-- DATA TO USE follows --

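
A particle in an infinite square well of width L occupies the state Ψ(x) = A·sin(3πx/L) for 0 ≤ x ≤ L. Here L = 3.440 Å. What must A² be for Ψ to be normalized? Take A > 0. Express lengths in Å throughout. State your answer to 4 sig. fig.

A^2 ≈ 0.5814 Å^(-1)

The normalization condition is ∫|Ψ|² dx = 1 from 0 to L.
Carrying out the integral gives A² · L/2.
Hence A² = 1/[L/2].
With L = 3.440: A² = 0.58140 and A = 0.76249.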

-- DATA TO USE concluded --

EXERCISE DETAILS: Send back the whole listing, exactly as written.

TASK OUTPUT:
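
A particle in an infinite square well of width L occupies the state Ψ(x) = A·sin(3πx/L) for 0 ≤ x ≤ L. Here L = 3.440 Å. What must A² be for Ψ to be normalized? Take A > 0. Express lengths in Å throughout. State your answer to 4 sig. fig.

A^2 ≈ 0.5814 Å^(-1)

The normalization condition is ∫|Ψ|² dx = 1 from 0 to L.
Carrying out the integral gives A² · L/2.
Hence A² = 1/[L/2].
With L = 3.440: A² = 0.58140 and A = 0.76249.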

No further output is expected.